TASK DESCRIPTION. Using the data below, please return every line exactly as given.
· · · ·
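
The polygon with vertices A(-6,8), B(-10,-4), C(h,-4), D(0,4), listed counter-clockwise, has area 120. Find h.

9

Write out the shoelace sum; only the two edges meeting at C involve h:
2·Area = [((-10)·(-4) − h·(-4)) + (h·4 − 0·(-4))] + 128
       = 8·h + 168 = 240
⇒ h = 9.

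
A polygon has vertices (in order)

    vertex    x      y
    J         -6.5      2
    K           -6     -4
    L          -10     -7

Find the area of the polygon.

12.75

Apply Gauss's area formula: 2A = Σ (x_i·y_{i+1} − x_{i+1}·y_i), indices taken mod 3.
J→K: (-6.5)(-4) − (-6)(2) = 38
K→L: (-6)(-7) − (-10)(-4) = 2
L→J: (-10)(2) − (-6.5)(-7) = -65.5
Σ = -25.5
Area = |Σ|/2 = 12.75.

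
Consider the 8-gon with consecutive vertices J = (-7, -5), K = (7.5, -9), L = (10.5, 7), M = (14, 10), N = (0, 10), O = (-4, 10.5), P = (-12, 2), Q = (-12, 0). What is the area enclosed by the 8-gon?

318.25

Apply the surveyor's formula: 2A = Σ (x_i·y_{i+1} − x_{i+1}·y_i), indices taken mod 8.
Σ = (100.5) + (147) + (7) + (140) + (40) + (118) + (24) + (60) = 636.5
Area = |Σ|/2 = 318.25.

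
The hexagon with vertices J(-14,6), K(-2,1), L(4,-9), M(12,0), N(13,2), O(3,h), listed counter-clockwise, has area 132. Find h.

4

The doubled signed area Σ (x_i y_{i+1} − x_{i+1} y_i) is linear in h.
With h=0 it equals 156; the coefficient of h is 27 (from the two edges through O).
So 27·h + 156 = 2·132 = 264 ⇒ h = 4.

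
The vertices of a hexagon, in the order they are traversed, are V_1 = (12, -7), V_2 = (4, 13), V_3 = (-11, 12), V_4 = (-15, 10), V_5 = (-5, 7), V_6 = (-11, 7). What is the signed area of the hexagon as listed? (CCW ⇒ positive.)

Cross-terms: 184, 191, 70, -55, 42, -7  ⇒  Σ = 425
Signed area = Σ/2 = 212.5 (positive ⇒ counter-clockwise traversal).

212.5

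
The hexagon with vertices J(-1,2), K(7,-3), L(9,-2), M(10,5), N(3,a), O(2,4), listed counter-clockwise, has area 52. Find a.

4

Write out the shoelace sum; only the two edges meeting at N involve a:
2·Area = [(10·a − 3·5) + (3·4 − 2·a)] + 75
       = 8·a + 72 = 104
⇒ a = 4.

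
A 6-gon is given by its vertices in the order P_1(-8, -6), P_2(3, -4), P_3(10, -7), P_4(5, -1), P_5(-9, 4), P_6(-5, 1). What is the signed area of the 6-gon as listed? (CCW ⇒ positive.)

77

Apply the surveyor's formula: 2A = Σ (x_i·y_{i+1} − x_{i+1}·y_i), indices taken mod 6.
Σ = (50) + (19) + (25) + (11) + (11) + (38) = 154
Signed area = Σ/2 = 77 (positive ⇒ counter-clockwise traversal).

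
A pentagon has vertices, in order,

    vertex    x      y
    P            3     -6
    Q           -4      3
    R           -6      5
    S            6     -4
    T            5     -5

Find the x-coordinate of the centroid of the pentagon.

Apply the surveyor's formula. First the cross-terms c_i = x_i·y_{i+1} − x_{i+1}·y_i:
  -15, -2, -6, -10, -15  ⇒  2A = -48, A = -24.
Then Σ (x_i + x_{i+1})·c_i = -195, so x̄ = -195 / (6·(-24)) = 65/48.

65/48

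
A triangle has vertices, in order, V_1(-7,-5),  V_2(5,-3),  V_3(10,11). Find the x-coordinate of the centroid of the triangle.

8/3

Apply Gauss's area formula. First the cross-terms c_i = x_i·y_{i+1} − x_{i+1}·y_i:
  46, 85, 27  ⇒  2A = 158, A = 79.
Then Σ (x_i + x_{i+1})·c_i = 1264, so x̄ = 1264 / (6·79) = 8/3.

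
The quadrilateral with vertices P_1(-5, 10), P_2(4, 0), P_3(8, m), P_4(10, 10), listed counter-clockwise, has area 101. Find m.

-2

Write out the shoelace sum; only the two edges meeting at P_3 involve m:
2·Area = [(4·m − 8·0) + (8·10 − 10·m)] + 110
       = -6·m + 190 = 202
⇒ m = -2.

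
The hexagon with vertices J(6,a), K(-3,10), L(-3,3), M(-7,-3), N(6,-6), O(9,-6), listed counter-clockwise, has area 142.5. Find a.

The doubled signed area Σ (x_i y_{i+1} − x_{i+1} y_i) is linear in a.
With a=0 it equals 225; the coefficient of a is 12 (from the two edges through J).
So 12·a + 225 = 2·142.5 = 285 ⇒ a = 5.

5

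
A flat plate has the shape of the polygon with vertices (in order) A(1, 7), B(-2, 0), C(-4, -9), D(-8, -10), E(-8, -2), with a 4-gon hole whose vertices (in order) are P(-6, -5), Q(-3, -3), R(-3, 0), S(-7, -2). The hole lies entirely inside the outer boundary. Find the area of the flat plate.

Outer boundary:
Apply the shoelace (surveyor's) formula: 2A = Σ (x_i·y_{i+1} − x_{i+1}·y_i), indices taken mod 5.
Σ = (14) + (18) + (-32) + (-64) + (-54) = -118
Area = |Σ|/2 = 59.
Hole:
Apply the surveyor's formula: 2A = Σ (x_i·y_{i+1} − x_{i+1}·y_i), indices taken mod 4.
Σ = (3) + (-9) + (6) + (23) = 23
Area = |Σ|/2 = 11.5.
Net area = 59 − 11.5 = 47.5.

47.5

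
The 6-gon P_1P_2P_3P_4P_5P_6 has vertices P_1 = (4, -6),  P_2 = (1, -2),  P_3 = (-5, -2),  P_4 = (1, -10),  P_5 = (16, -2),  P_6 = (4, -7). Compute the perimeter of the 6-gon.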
· · · ·
WORKED SOLUTION.
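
The polygon with vertices A(-6,8), B(-10,-4), C(h,-4), D(0,4), listed counter-clockwise, has area 120. Find h.

9

Write out the shoelace sum; only the two edges meeting at C involve h:
2·Area = [((-10)·(-4) − h·(-4)) + (h·4 − 0·(-4))] + 128
       = 8·h + 168 = 240
⇒ h = 9.

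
A polygon has vertices (in order)

    vertex    x      y
    J         -6.5      2
    K           -6     -4
    L          -10     -7

Find the area of the polygon.

12.75

Apply Gauss's area formula: 2A = Σ (x_i·y_{i+1} − x_{i+1}·y_i), indices taken mod 3.
J→K: (-6.5)(-4) − (-6)(2) = 38
K→L: (-6)(-7) − (-10)(-4) = 2
L→J: (-10)(2) − (-6.5)(-7) = -65.5
Σ = -25.5
Area = |Σ|/2 = 12.75.

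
Consider the 8-gon with consecutive vertices J = (-7, -5), K = (7.5, -9), L = (10.5, 7), M = (14, 10), N = (0, 10), O = (-4, 10.5), P = (-12, 2), Q = (-12, 0). What is the area enclosed by the 8-gon?

318.25

Apply the surveyor's formula: 2A = Σ (x_i·y_{i+1} − x_{i+1}·y_i), indices taken mod 8.
Σ = (100.5) + (147) + (7) + (140) + (40) + (118) + (24) + (60) = 636.5
Area = |Σ|/2 = 318.25.

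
The hexagon with vertices J(-14,6), K(-2,1), L(4,-9), M(12,0), N(13,2), O(3,h), listed counter-clockwise, has area 132. Find h.

4

The doubled signed area Σ (x_i y_{i+1} − x_{i+1} y_i) is linear in h.
With h=0 it equals 156; the coefficient of h is 27 (from the two edges through O).
So 27·h + 156 = 2·132 = 264 ⇒ h = 4.

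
The vertices of a hexagon, in the order they are traversed, are V_1 = (12, -7), V_2 = (4, 13), V_3 = (-11, 12), V_4 = (-15, 10), V_5 = (-5, 7), V_6 = (-11, 7). What is the signed area of the hexagon as listed? (CCW ⇒ positive.)

Cross-terms: 184, 191, 70, -55, 42, -7  ⇒  Σ = 425
Signed area = Σ/2 = 212.5 (positive ⇒ counter-clockwise traversal).

212.5

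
The hexagon with vertices J(-1,2), K(7,-3), L(9,-2), M(10,5), N(3,a), O(2,4), listed counter-clockwise, has area 52. Find a.

4

Write out the shoelace sum; only the two edges meeting at N involve a:
2·Area = [(10·a − 3·5) + (3·4 − 2·a)] + 75
       = 8·a + 72 = 104
⇒ a = 4.

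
A 6-gon is given by its vertices in the order P_1(-8, -6), P_2(3, -4), P_3(10, -7), P_4(5, -1), P_5(-9, 4), P_6(-5, 1). What is the signed area of the 6-gon as listed? (CCW ⇒ positive.)

77

Apply the surveyor's formula: 2A = Σ (x_i·y_{i+1} − x_{i+1}·y_i), indices taken mod 6.
Σ = (50) + (19) + (25) + (11) + (11) + (38) = 154
Signed area = Σ/2 = 77 (positive ⇒ counter-clockwise traversal).

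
A pentagon has vertices, in order,

    vertex    x      y
    P            3     -6
    Q           -4      3
    R           -6      5
    S            6     -4
    T            5     -5

Find the x-coordinate of the centroid of the pentagon.

Apply the surveyor's formula. First the cross-terms c_i = x_i·y_{i+1} − x_{i+1}·y_i:
  -15, -2, -6, -10, -15  ⇒  2A = -48, A = -24.
Then Σ (x_i + x_{i+1})·c_i = -195, so x̄ = -195 / (6·(-24)) = 65/48.

65/48

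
A triangle has vertices, in order, V_1(-7,-5),  V_2(5,-3),  V_3(10,11). Find the x-coordinate of the centroid of the triangle.

8/3

Apply Gauss's area formula. First the cross-terms c_i = x_i·y_{i+1} − x_{i+1}·y_i:
  46, 85, 27  ⇒  2A = 158, A = 79.
Then Σ (x_i + x_{i+1})·c_i = 1264, so x̄ = 1264 / (6·79) = 8/3.

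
The quadrilateral with vertices P_1(-5, 10), P_2(4, 0), P_3(8, m), P_4(10, 10), listed counter-clockwise, has area 101. Find m.

-2

Write out the shoelace sum; only the two edges meeting at P_3 involve m:
2·Area = [(4·m − 8·0) + (8·10 − 10·m)] + 110
       = -6·m + 190 = 202
⇒ m = -2.

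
The hexagon with vertices J(6,a), K(-3,10), L(-3,3), M(-7,-3), N(6,-6), O(9,-6), listed counter-clockwise, has area 142.5. Find a.

The doubled signed area Σ (x_i y_{i+1} − x_{i+1} y_i) is linear in a.
With a=0 it equals 225; the coefficient of a is 12 (from the two edges through J).
So 12·a + 225 = 2·142.5 = 285 ⇒ a = 5.

5

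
A flat plate has the shape of the polygon with vertices (in order) A(1, 7), B(-2, 0), C(-4, -9), D(-8, -10), E(-8, -2), with a 4-gon hole whose vertices (in order) are P(-6, -5), Q(-3, -3), R(-3, 0), S(-7, -2). The hole lies entirely inside the outer boundary. Find the area of the flat plate.

Outer boundary:
Apply the shoelace (surveyor's) formula: 2A = Σ (x_i·y_{i+1} − x_{i+1}·y_i), indices taken mod 5.
Σ = (14) + (18) + (-32) + (-64) + (-54) = -118
Area = |Σ|/2 = 59.
Hole:
Apply the surveyor's formula: 2A = Σ (x_i·y_{i+1} − x_{i+1}·y_i), indices taken mod 4.
Σ = (3) + (-9) + (6) + (23) = 23
Area = |Σ|/2 = 11.5.
Net area = 59 − 11.5 = 47.5.

47.5

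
The 6-gon P_1P_2P_3P_4P_5P_6 has vertices P_1 = (4, -6),  P_2 = (1, -2),  P_3 = (-5, -2),  P_4 = (1, -10),  P_5 = (16, -2),  P_6 = (4, -7). Compute the perimeter of the 6-gon.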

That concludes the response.